»»

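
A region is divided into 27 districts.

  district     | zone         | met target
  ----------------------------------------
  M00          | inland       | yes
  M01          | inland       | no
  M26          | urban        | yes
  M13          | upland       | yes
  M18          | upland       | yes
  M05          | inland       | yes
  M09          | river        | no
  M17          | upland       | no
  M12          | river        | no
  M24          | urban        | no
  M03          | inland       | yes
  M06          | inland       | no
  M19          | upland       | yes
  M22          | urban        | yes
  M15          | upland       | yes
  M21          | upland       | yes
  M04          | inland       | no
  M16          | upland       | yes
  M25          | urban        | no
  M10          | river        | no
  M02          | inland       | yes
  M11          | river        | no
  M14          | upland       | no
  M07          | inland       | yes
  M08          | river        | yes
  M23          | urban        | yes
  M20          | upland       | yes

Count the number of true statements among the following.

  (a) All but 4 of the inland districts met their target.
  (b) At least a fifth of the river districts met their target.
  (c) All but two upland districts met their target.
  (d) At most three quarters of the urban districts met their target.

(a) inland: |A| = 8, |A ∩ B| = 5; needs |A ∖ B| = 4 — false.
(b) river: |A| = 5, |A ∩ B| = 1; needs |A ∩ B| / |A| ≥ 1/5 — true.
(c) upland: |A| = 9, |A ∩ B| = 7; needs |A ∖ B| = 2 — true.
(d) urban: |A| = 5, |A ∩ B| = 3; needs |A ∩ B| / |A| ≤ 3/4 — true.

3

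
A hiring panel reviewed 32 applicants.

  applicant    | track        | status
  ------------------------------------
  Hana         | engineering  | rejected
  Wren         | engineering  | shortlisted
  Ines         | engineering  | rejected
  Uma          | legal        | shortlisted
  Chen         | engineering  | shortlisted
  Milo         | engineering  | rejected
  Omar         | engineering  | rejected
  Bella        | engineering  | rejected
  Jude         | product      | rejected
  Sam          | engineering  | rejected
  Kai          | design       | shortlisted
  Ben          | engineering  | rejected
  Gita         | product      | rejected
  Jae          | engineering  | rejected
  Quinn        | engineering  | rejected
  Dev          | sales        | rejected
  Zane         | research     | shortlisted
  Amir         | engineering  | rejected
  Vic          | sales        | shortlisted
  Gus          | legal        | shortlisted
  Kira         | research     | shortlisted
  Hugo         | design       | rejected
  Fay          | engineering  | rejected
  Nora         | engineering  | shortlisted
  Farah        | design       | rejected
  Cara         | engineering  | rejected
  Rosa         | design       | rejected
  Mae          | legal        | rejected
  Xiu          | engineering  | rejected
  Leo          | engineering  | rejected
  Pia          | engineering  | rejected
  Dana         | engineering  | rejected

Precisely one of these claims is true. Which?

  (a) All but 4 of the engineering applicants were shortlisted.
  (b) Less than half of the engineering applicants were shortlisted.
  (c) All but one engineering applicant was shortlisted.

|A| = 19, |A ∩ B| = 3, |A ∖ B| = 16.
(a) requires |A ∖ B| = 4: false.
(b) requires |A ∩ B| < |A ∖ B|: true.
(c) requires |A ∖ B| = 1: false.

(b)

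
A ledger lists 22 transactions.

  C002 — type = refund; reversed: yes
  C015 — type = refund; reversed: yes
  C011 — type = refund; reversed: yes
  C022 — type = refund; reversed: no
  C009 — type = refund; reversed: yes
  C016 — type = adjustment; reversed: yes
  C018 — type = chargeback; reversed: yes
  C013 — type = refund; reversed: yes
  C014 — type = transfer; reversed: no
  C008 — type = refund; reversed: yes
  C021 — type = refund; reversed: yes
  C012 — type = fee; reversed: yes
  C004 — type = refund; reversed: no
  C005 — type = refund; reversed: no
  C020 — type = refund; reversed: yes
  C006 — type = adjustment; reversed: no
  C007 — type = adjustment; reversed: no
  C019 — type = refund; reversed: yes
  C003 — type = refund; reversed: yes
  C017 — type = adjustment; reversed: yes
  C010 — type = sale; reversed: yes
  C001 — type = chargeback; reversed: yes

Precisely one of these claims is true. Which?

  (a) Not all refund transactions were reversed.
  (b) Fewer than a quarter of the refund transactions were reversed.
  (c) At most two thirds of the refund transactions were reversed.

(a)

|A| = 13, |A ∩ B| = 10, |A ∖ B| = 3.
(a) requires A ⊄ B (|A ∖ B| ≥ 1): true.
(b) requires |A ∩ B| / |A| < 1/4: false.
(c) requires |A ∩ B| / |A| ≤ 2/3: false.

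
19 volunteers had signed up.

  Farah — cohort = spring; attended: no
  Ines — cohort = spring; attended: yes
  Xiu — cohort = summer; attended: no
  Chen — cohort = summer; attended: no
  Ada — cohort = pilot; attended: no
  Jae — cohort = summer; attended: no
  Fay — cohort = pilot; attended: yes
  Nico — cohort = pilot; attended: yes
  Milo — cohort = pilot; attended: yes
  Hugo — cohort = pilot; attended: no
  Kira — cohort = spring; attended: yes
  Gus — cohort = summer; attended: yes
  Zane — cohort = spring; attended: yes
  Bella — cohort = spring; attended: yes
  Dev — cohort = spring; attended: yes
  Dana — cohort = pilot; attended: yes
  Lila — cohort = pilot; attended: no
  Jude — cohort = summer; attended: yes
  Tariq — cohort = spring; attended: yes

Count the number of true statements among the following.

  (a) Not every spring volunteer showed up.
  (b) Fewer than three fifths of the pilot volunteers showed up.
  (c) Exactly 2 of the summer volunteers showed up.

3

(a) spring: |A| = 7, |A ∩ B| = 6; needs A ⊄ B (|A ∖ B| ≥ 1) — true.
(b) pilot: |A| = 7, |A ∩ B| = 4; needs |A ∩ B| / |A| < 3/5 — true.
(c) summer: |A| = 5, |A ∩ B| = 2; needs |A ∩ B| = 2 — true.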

««

Task to carry out: Copy every line that includes the string "Ines" from the material above.

Expected answer:
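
  Ines         | engineering  | rejected
  Ines — cohort = spring; attended: yes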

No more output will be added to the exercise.